Stored data entries
####

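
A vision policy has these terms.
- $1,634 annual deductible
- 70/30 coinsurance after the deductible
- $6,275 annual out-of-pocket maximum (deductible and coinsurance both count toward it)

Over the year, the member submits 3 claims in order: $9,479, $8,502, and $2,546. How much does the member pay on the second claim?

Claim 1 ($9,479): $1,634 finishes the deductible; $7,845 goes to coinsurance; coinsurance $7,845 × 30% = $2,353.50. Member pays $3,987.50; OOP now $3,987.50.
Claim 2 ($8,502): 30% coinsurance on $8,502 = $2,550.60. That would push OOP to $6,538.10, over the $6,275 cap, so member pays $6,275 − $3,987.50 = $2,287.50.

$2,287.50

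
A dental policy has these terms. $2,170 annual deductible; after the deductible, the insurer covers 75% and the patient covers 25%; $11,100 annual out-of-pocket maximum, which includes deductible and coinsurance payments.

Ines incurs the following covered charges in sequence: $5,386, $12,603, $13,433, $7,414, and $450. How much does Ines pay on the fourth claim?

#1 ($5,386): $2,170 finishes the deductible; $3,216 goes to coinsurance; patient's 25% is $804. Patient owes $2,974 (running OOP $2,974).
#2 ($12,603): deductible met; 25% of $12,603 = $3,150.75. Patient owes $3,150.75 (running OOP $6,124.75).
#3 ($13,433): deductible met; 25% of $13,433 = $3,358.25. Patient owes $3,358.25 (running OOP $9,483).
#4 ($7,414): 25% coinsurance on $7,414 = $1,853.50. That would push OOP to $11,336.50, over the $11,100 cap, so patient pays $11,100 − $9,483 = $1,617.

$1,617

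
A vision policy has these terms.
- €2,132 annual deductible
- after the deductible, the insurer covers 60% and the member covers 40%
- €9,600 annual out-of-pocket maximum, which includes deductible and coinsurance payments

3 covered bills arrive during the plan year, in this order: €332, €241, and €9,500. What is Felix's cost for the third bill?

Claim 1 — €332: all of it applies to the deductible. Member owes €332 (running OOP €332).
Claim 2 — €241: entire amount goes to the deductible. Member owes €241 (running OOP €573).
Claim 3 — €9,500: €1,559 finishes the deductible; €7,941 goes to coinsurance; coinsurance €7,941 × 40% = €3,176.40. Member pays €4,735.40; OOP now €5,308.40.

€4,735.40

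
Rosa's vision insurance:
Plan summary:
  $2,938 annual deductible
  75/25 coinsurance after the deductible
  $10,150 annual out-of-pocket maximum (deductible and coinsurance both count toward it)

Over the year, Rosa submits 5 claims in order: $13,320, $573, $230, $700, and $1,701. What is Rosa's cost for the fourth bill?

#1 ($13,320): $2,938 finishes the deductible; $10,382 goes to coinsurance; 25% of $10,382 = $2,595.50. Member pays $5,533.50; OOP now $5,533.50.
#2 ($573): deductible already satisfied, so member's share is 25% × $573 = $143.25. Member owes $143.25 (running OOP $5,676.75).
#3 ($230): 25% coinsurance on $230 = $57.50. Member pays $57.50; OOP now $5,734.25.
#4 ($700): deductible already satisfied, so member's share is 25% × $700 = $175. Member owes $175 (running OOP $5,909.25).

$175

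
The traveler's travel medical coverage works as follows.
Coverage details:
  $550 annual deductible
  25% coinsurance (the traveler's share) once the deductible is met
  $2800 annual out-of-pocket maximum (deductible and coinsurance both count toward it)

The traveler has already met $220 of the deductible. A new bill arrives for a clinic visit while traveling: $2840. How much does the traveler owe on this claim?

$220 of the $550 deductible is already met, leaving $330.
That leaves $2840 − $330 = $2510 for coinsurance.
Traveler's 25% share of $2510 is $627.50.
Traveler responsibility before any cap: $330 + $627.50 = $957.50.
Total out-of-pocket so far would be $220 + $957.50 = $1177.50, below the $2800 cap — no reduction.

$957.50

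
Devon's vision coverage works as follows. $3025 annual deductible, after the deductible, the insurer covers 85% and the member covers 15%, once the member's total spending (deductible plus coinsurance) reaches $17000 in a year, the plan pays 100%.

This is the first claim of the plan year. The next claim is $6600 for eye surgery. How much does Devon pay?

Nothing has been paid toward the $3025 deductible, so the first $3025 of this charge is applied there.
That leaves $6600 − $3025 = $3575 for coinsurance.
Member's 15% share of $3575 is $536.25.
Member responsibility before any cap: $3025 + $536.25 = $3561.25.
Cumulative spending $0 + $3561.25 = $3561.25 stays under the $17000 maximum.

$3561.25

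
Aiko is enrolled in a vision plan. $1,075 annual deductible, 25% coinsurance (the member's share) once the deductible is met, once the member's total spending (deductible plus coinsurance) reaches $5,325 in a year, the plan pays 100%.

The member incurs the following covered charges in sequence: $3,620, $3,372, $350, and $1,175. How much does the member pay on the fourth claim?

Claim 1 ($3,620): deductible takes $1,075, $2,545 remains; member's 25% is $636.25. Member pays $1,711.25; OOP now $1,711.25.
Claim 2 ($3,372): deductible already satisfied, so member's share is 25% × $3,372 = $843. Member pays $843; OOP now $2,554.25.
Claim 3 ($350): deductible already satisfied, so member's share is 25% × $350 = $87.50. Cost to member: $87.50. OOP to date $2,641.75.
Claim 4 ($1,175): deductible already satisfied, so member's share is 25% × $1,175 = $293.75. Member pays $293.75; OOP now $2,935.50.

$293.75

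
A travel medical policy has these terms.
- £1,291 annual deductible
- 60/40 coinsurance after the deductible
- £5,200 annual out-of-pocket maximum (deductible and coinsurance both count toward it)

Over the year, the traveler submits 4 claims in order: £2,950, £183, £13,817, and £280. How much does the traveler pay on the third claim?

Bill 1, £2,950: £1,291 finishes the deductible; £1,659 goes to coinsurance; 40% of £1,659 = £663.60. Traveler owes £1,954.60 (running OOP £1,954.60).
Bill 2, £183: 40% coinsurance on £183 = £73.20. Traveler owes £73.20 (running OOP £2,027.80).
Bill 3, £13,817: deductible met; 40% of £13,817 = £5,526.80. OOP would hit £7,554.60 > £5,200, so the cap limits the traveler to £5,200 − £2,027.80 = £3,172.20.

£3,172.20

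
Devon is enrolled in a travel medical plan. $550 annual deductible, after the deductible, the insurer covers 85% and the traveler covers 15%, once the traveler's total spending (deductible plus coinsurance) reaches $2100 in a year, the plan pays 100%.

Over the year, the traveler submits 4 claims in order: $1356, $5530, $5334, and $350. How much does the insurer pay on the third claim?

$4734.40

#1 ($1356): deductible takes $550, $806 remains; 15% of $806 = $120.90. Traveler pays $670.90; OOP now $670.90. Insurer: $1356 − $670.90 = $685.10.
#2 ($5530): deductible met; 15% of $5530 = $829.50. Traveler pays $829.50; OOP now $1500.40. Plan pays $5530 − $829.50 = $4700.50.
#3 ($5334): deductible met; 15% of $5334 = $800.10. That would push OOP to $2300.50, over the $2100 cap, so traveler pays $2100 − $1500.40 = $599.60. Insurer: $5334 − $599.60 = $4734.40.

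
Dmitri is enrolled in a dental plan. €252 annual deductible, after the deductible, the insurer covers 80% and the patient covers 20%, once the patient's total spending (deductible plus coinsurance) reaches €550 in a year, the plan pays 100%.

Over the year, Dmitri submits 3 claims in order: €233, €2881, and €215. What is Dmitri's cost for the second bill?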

####

◆ Work order
Looking at the entries above, state the number of lines that contain "works" and add nothing more.

◆ Result of this task
2